** Data to use follows **

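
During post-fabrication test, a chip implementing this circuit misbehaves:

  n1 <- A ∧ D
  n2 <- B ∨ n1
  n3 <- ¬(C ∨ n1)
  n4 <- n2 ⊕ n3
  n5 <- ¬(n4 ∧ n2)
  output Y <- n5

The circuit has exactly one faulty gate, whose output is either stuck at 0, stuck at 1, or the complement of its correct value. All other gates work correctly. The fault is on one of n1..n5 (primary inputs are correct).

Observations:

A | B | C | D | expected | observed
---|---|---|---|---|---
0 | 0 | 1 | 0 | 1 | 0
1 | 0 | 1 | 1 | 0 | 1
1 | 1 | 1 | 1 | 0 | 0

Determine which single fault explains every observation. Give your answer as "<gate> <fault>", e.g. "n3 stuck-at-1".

n1 inverted output

Fault-free values for test 1 (A=0, B=0, C=1, D=0): n1=0, n2=0, n3=0, n4=0, n5=1, giving Y=1. Observed 0.
Test 1: faults giving observed 0 are {n1 stuck-at-1, n1 inverted output, n2 stuck-at-1, n2 inverted output, n5 stuck-at-0, n5 inverted output}.
Test 2 (A=1, B=0, C=1, D=1): fault-free n1=1, n2=1, n3=0, n4=1, n5=0 → 0; observed 1. Eliminates n1 stuck-at-1, n2 stuck-at-1, n5 stuck-at-0.
Test 3 (A=1, B=1, C=1, D=1): fault-free n1=1, n2=1, n3=0, n4=1, n5=0 → 0; observed 0. Eliminates n2 inverted output, n5 inverted output.
Only n1 inverted output is consistent with every test.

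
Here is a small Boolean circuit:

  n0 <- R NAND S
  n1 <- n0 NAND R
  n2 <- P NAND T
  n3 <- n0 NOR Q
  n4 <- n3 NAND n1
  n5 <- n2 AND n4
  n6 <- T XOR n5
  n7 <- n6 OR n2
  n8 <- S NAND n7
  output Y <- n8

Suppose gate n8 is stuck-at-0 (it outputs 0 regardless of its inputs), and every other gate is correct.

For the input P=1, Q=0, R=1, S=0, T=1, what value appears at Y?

Propagate with n8 forced: n0=1, n1=0, n2=0, n3=0, n4=1, n5=0, n6=1, n7=1, n8=0 [stuck-at-0].
So Y = 0. (Without the fault it would be 1.)

0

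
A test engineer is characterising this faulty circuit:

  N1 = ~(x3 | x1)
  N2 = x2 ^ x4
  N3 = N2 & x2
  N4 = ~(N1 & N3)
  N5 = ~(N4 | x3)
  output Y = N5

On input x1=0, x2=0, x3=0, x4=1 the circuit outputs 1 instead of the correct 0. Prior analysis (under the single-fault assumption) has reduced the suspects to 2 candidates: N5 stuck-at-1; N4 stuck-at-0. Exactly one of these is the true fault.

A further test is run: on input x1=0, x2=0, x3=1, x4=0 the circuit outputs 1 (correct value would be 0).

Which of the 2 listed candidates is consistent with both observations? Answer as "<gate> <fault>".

N5 stuck-at-1

Evaluate each candidate on input x1=0, x2=0, x3=1, x4=0:
  N5 stuck-at-1: N1=0, N2=0, N3=0, N4=1, N5=1 [stuck-at-1] → 1 — matches
  N4 stuck-at-0: N1=0, N2=0, N3=0, N4=0 [stuck-at-0], N5=0 → 0 — eliminated
Only N5 stuck-at-1 reproduces the observed 1.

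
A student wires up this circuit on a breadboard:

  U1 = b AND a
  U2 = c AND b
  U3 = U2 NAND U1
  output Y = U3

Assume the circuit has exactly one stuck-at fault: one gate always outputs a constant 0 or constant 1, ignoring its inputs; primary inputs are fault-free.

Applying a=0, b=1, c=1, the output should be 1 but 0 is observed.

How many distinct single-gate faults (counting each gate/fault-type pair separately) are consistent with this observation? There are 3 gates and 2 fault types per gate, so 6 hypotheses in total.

Fault-free: U1=0, U2=1, U3=1 → 1. Observed 0.
  U1 stuck-at-0: output 1 ✗
  U1 stuck-at-1: output 0 ✓
  U2 stuck-at-0: output 1 ✗
  U2 stuck-at-1: output 1 ✗
  U3 stuck-at-0: output 0 ✓
  U3 stuck-at-1: output 1 ✗
Consistent faults: {U1 stuck-at-1, U3 stuck-at-0} — 2 in all.

2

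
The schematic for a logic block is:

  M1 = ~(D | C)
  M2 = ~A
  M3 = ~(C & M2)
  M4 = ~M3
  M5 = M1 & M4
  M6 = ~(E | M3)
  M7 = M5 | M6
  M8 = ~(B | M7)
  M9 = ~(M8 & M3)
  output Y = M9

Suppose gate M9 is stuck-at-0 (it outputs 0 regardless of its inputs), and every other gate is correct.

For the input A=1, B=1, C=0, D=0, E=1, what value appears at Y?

Propagate with M9 forced: M1=1, M2=0, M3=1, M4=0, M5=0, M6=0, M7=0, M8=0, M9=0 [stuck-at-0].
So Y = 0. (Without the fault it would be 1.)

0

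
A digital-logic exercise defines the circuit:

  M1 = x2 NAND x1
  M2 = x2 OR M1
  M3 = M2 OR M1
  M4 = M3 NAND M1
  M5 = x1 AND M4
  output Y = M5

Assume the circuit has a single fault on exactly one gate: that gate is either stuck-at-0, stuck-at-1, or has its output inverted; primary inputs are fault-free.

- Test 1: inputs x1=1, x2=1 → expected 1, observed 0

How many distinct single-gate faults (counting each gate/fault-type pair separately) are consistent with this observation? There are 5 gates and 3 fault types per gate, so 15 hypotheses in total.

Fault-free: M1=0, M2=1, M3=1, M4=1, M5=1 → 1. Observed 0.
  M1: stuck-at-1, inverted output ✓; others ✗
  M2: none of the 3 fault types match ✗
  M3: none of the 3 fault types match ✗
  M4: stuck-at-0, inverted output ✓; others ✗
  M5: stuck-at-0, inverted output ✓; others ✗
Consistent faults: {M1 stuck-at-1, M1 inverted output, M4 stuck-at-0, M4 inverted output, M5 stuck-at-0, M5 inverted output} — 6 in all.

6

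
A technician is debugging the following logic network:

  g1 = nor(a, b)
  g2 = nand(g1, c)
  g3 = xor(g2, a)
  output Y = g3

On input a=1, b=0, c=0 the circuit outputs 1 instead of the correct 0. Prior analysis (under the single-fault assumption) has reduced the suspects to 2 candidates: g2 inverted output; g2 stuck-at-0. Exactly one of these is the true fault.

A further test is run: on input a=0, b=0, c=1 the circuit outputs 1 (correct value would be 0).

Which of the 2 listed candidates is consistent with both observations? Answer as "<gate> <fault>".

Evaluate each candidate on input a=0, b=0, c=1:
  g2 inverted output: g1=1, g2=1 [inverted output], g3=1 → 1 — matches
  g2 stuck-at-0: g1=1, g2=0 [stuck-at-0], g3=0 → 0 — eliminated
Only g2 inverted output reproduces the observed 1.

g2 inverted output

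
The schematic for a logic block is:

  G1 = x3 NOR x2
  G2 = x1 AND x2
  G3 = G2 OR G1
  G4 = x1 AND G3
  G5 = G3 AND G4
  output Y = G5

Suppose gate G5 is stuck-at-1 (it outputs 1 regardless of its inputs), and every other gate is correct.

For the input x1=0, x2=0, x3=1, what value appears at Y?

1

Propagate with G5 forced: G1=0, G2=0, G3=0, G4=0, G5=1 [stuck-at-1].
So Y = 1. (Without the fault it would be 0.)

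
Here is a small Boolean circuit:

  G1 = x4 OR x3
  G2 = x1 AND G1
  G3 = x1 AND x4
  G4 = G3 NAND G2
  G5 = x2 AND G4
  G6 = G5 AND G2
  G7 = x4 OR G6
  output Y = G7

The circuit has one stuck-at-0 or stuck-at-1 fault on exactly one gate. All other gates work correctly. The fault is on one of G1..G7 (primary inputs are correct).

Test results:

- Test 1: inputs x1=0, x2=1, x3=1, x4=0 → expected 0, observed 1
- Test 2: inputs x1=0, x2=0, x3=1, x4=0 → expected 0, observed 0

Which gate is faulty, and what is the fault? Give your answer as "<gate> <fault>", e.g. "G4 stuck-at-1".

G2 stuck-at-1

Fault-free values for test 1 (x1=0, x2=1, x3=1, x4=0): G1=1, G2=0, G3=0, G4=1, G5=1, G6=0, G7=0, giving Y=0. Observed 1.
Test 1: faults giving observed 1 are {G2 stuck-at-1, G6 stuck-at-1, G7 stuck-at-1}.
Test 2 (x1=0, x2=0, x3=1, x4=0): fault-free G1=1, G2=0, G3=0, G4=1, G5=0, G6=0, G7=0 → 0; observed 0. Eliminates G6 stuck-at-1, G7 stuck-at-1.
Only G2 stuck-at-1 is consistent with every test.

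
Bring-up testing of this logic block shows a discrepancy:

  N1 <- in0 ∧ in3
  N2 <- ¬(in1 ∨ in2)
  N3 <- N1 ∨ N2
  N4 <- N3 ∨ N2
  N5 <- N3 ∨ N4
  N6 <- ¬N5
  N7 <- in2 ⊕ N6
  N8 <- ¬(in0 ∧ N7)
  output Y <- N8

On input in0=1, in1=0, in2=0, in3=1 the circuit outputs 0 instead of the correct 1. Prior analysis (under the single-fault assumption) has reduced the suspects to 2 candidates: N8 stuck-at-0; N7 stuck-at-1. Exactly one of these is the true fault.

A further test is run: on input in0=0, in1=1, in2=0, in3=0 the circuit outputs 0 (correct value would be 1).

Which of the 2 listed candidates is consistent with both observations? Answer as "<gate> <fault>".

N8 stuck-at-0

Evaluate each candidate on input in0=0, in1=1, in2=0, in3=0:
  N8 stuck-at-0: N1=0, N2=0, N3=0, N4=0, N5=0, N6=1, N7=1, N8=0 [stuck-at-0] → 0 — matches
  N7 stuck-at-1: N1=0, N2=0, N3=0, N4=0, N5=0, N6=1, N7=1 [stuck-at-1], N8=1 → 1 — eliminated
Only N8 stuck-at-0 reproduces the observed 0.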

** End of Data to use **

Among the records above, a stretch begins at the line containing "M8 = ~(B | M7)" and ends at the line containing "output Y = M5". Restate that stretch word for word, and nothing else.

**Solved exercise:**
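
  M8 = ~(B | M7)
  M9 = ~(M8 & M3)
  output Y = M9

Suppose gate M9 is stuck-at-0 (it outputs 0 regardless of its inputs), and every other gate is correct.

For the input A=1, B=1, C=0, D=0, E=1, what value appears at Y?

Propagate with M9 forced: M1=1, M2=0, M3=1, M4=0, M5=0, M6=0, M7=0, M8=0, M9=0 [stuck-at-0].
So Y = 0. (Without the fault it would be 1.)

0

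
A digital-logic exercise defines the circuit:

  M1 = x2 NAND x1
  M2 = x2 OR M1
  M3 = M2 OR M1
  M4 = M3 NAND M1
  M5 = x1 AND M4
  output Y = M5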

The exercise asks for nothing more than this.